What you need to do: Scan the data below for the string "Interior". Copy every line where it appears.

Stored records
┌──
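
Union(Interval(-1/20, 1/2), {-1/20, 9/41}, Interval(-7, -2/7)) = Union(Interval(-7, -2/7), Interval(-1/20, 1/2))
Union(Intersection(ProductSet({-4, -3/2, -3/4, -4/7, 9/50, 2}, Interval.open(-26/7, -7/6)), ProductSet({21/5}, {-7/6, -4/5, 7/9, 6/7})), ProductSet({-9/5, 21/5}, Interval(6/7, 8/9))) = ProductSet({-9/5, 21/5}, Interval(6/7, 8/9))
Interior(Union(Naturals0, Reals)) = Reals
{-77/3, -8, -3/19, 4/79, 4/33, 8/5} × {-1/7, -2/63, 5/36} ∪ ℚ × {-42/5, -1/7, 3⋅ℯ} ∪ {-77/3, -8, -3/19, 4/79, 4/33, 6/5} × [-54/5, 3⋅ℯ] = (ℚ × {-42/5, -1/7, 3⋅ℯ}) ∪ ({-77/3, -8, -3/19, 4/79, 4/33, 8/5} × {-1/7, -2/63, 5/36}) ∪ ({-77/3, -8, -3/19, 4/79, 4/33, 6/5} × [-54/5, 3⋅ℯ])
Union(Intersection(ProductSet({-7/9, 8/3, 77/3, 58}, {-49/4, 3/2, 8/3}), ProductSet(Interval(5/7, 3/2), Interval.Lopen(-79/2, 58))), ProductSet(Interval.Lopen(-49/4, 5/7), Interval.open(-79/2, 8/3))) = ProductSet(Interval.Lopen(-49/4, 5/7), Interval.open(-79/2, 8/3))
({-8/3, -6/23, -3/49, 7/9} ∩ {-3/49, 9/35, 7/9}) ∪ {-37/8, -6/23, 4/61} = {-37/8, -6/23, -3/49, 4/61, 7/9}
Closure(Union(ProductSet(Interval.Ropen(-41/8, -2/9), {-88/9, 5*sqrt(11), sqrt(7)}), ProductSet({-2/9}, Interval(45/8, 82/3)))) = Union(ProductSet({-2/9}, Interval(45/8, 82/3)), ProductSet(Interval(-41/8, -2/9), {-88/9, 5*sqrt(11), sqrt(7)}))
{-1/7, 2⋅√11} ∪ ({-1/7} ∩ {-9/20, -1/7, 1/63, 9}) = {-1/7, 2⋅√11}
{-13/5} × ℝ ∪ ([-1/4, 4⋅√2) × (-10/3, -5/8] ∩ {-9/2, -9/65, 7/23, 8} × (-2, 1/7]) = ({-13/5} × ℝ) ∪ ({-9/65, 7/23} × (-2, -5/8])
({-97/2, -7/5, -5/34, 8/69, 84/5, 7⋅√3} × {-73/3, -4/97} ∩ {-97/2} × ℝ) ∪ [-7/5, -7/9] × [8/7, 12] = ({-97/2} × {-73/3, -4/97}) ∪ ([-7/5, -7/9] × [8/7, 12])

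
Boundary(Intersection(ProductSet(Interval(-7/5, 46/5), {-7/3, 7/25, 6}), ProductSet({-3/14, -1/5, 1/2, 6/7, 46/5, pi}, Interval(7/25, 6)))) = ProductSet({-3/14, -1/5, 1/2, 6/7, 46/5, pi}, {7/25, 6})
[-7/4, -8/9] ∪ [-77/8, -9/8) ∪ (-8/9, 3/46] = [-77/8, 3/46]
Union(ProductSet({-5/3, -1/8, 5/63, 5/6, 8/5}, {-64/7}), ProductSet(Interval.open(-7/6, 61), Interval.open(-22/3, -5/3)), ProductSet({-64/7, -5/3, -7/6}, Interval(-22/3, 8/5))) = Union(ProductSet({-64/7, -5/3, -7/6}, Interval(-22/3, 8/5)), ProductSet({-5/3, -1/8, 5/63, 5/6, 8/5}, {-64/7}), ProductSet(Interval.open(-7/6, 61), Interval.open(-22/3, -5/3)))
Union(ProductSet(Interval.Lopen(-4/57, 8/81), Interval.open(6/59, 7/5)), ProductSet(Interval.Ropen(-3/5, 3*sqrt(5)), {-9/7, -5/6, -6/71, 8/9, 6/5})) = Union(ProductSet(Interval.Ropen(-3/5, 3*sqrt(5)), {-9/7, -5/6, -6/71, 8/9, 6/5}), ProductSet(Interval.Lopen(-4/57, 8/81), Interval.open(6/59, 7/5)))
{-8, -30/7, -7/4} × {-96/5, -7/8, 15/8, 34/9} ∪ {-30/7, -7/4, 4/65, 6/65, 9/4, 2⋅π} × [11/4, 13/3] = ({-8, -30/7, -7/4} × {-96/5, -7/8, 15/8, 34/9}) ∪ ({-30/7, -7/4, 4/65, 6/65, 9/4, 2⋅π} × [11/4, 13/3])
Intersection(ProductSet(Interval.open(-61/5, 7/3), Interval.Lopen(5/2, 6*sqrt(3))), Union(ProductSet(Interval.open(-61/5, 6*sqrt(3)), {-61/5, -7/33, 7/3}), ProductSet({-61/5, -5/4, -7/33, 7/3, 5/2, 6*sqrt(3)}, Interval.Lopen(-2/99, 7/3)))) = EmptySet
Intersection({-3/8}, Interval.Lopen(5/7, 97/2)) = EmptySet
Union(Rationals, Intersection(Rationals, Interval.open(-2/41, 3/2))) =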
└──
┌──
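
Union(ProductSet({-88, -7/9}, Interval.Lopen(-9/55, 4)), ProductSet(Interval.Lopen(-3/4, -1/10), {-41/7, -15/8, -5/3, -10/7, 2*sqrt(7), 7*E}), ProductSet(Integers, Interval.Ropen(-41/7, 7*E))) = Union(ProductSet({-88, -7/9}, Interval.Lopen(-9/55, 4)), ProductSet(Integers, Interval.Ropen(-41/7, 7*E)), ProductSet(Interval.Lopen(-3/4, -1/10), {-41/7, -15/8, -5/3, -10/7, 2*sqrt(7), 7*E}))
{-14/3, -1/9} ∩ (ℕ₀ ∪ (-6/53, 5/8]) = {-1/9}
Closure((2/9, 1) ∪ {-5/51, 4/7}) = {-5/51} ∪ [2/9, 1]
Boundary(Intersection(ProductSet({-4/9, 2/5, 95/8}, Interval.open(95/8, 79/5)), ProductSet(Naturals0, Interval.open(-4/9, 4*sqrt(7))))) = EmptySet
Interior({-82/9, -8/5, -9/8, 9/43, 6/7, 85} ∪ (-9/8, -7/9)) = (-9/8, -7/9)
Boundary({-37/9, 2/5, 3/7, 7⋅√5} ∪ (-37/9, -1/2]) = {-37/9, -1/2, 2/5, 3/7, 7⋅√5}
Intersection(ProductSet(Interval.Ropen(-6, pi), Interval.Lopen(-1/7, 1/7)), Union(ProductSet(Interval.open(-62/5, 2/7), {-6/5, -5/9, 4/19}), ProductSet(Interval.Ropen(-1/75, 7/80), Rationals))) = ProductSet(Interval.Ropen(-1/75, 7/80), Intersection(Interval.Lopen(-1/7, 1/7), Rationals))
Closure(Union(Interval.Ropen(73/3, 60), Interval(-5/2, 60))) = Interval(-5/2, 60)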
└──
Finished exercise:
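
Interior(Union(Naturals0, Reals)) = Reals
Interior({-82/9, -8/5, -9/8, 9/43, 6/7, 85} ∪ (-9/8, -7/9)) = (-9/8, -7/9)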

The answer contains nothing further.